Problem requirements
Transcribe the records below. Leave nothing out and change nothing.

Available data
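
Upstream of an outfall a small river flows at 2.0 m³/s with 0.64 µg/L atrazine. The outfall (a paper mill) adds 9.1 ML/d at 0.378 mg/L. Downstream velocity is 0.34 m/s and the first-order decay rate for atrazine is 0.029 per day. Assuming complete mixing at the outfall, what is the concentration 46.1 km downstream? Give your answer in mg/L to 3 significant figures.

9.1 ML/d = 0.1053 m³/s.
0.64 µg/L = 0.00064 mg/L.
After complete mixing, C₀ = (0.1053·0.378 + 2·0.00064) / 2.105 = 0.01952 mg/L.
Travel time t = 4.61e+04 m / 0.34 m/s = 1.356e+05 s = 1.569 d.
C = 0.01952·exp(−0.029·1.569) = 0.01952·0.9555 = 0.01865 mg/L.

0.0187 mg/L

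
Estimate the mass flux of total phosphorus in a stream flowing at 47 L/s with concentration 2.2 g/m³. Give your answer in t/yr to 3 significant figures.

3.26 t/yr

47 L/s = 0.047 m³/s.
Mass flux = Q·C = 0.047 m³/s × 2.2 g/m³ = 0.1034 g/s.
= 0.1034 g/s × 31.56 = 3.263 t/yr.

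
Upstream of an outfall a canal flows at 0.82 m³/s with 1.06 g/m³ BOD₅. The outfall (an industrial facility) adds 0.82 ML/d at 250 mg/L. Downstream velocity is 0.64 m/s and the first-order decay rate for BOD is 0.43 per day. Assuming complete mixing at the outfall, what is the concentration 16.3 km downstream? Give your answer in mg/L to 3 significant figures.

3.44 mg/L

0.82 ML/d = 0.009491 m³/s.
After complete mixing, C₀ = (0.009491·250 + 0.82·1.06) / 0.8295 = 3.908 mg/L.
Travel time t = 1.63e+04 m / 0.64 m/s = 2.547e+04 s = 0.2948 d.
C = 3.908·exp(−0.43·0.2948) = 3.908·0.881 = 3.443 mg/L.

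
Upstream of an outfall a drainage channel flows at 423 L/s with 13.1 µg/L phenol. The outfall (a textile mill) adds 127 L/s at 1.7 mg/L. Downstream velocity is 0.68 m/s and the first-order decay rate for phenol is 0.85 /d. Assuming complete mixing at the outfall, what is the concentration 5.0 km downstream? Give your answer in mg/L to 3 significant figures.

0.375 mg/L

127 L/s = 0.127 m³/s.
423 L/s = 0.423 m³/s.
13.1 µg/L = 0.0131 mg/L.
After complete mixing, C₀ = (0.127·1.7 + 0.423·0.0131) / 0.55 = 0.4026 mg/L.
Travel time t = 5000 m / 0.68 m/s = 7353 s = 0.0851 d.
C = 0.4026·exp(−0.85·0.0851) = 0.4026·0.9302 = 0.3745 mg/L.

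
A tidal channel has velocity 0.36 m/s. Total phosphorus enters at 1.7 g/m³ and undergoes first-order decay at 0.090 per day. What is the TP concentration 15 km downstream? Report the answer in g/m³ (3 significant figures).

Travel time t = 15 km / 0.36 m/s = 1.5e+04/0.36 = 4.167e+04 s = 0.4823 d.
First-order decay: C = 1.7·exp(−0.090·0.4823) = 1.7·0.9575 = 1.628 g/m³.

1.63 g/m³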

Exercise answer
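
Upstream of an outfall a small river flows at 2.0 m³/s with 0.64 µg/L atrazine. The outfall (a paper mill) adds 9.1 ML/d at 0.378 mg/L. Downstream velocity is 0.34 m/s and the first-order decay rate for atrazine is 0.029 per day. Assuming complete mixing at the outfall, what is the concentration 46.1 km downstream? Give your answer in mg/L to 3 significant figures.

9.1 ML/d = 0.1053 m³/s.
0.64 µg/L = 0.00064 mg/L.
After complete mixing, C₀ = (0.1053·0.378 + 2·0.00064) / 2.105 = 0.01952 mg/L.
Travel time t = 4.61e+04 m / 0.34 m/s = 1.356e+05 s = 1.569 d.
C = 0.01952·exp(−0.029·1.569) = 0.01952·0.9555 = 0.01865 mg/L.

0.0187 mg/L

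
Estimate the mass flux of total phosphorus in a stream flowing at 47 L/s with concentration 2.2 g/m³. Give your answer in t/yr to 3 significant figures.

3.26 t/yr

47 L/s = 0.047 m³/s.
Mass flux = Q·C = 0.047 m³/s × 2.2 g/m³ = 0.1034 g/s.
= 0.1034 g/s × 31.56 = 3.263 t/yr.

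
Upstream of an outfall a canal flows at 0.82 m³/s with 1.06 g/m³ BOD₅. The outfall (an industrial facility) adds 0.82 ML/d at 250 mg/L. Downstream velocity is 0.64 m/s and the first-order decay rate for BOD is 0.43 per day. Assuming complete mixing at the outfall, what is the concentration 16.3 km downstream? Give your answer in mg/L to 3 significant figures.

3.44 mg/L

0.82 ML/d = 0.009491 m³/s.
After complete mixing, C₀ = (0.009491·250 + 0.82·1.06) / 0.8295 = 3.908 mg/L.
Travel time t = 1.63e+04 m / 0.64 m/s = 2.547e+04 s = 0.2948 d.
C = 3.908·exp(−0.43·0.2948) = 3.908·0.881 = 3.443 mg/L.

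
Upstream of an outfall a drainage channel flows at 423 L/s with 13.1 µg/L phenol. The outfall (a textile mill) adds 127 L/s at 1.7 mg/L. Downstream velocity is 0.68 m/s and the first-order decay rate for phenol is 0.85 /d. Assuming complete mixing at the outfall, what is the concentration 5.0 km downstream? Give your answer in mg/L to 3 significant figures.

0.375 mg/L

127 L/s = 0.127 m³/s.
423 L/s = 0.423 m³/s.
13.1 µg/L = 0.0131 mg/L.
After complete mixing, C₀ = (0.127·1.7 + 0.423·0.0131) / 0.55 = 0.4026 mg/L.
Travel time t = 5000 m / 0.68 m/s = 7353 s = 0.0851 d.
C = 0.4026·exp(−0.85·0.0851) = 0.4026·0.9302 = 0.3745 mg/L.

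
A tidal channel has velocity 0.36 m/s. Total phosphorus enters at 1.7 g/m³ and undergoes first-order decay at 0.090 per day. What is the TP concentration 15 km downstream? Report the answer in g/m³ (3 significant figures).

Travel time t = 15 km / 0.36 m/s = 1.5e+04/0.36 = 4.167e+04 s = 0.4823 d.
First-order decay: C = 1.7·exp(−0.090·0.4823) = 1.7·0.9575 = 1.628 g/m³.

1.63 g/m³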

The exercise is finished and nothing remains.